Starting at the line that contains "A parallel-jaw gripper" and ending at the line that contains "V_5 = (0.38, 2.49)", the lines below are to be given again exactly, with nothing added.

**** Source information

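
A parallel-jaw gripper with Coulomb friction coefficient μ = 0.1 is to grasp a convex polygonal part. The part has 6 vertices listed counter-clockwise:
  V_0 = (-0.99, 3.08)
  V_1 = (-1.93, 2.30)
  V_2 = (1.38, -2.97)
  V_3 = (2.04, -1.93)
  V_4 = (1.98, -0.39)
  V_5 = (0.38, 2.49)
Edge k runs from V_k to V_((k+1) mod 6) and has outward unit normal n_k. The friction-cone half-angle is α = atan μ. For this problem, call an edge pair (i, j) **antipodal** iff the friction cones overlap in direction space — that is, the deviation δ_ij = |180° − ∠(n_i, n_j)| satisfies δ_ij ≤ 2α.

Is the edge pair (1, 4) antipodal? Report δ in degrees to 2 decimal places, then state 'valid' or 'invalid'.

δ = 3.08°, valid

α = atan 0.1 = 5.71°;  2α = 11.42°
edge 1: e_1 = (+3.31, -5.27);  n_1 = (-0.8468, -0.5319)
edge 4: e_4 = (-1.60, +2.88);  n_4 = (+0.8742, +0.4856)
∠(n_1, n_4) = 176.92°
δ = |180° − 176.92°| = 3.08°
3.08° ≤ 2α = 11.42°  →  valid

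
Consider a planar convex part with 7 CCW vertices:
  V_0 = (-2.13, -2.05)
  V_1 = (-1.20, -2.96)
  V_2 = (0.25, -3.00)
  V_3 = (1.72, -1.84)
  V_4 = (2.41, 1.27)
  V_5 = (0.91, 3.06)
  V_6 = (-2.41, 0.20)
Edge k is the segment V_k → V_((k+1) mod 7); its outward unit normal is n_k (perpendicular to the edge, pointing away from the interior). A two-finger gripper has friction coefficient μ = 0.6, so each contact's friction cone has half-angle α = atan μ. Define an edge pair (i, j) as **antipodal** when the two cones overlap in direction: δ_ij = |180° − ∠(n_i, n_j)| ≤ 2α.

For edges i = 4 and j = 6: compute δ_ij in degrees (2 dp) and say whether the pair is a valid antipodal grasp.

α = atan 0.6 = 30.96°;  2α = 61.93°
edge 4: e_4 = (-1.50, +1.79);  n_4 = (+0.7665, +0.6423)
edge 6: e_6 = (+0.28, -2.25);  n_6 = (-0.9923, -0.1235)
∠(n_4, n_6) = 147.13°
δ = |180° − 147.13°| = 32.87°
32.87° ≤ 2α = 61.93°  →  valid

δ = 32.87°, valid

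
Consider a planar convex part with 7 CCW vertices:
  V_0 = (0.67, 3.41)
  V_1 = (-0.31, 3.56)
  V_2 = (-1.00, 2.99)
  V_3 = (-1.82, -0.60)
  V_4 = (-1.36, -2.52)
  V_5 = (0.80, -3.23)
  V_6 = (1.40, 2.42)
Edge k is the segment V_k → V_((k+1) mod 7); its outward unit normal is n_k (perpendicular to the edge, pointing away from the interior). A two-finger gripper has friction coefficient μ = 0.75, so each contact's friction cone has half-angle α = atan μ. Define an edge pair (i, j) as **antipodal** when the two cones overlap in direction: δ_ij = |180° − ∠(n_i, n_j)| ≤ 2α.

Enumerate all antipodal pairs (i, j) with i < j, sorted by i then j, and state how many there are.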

********
**** Source information

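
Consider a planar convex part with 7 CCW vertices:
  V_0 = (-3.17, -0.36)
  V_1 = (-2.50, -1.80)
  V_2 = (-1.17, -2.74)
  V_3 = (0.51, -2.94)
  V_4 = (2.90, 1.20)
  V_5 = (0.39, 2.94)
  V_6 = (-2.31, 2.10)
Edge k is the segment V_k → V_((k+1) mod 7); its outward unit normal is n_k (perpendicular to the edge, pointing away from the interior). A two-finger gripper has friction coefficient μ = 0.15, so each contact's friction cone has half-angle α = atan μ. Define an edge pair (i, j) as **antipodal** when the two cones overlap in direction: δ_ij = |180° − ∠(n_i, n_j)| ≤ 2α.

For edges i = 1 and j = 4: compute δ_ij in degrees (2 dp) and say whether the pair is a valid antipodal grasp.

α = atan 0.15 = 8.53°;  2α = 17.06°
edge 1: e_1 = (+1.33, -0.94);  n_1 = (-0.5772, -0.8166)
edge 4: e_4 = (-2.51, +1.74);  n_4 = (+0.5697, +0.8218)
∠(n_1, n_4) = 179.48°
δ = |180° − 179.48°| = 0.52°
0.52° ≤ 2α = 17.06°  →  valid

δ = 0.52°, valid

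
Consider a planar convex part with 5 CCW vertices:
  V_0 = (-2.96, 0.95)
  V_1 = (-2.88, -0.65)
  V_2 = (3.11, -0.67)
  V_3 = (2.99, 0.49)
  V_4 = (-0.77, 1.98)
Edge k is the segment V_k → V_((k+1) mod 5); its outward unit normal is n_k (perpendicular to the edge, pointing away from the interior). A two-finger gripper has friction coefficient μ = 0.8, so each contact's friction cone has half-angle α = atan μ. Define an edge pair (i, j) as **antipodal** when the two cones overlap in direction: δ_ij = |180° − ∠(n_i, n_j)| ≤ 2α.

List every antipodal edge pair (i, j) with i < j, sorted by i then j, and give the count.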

********

[Solution for this problem]
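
A parallel-jaw gripper with Coulomb friction coefficient μ = 0.1 is to grasp a convex polygonal part. The part has 6 vertices listed counter-clockwise:
  V_0 = (-0.99, 3.08)
  V_1 = (-1.93, 2.30)
  V_2 = (1.38, -2.97)
  V_3 = (2.04, -1.93)
  V_4 = (1.98, -0.39)
  V_5 = (0.38, 2.49)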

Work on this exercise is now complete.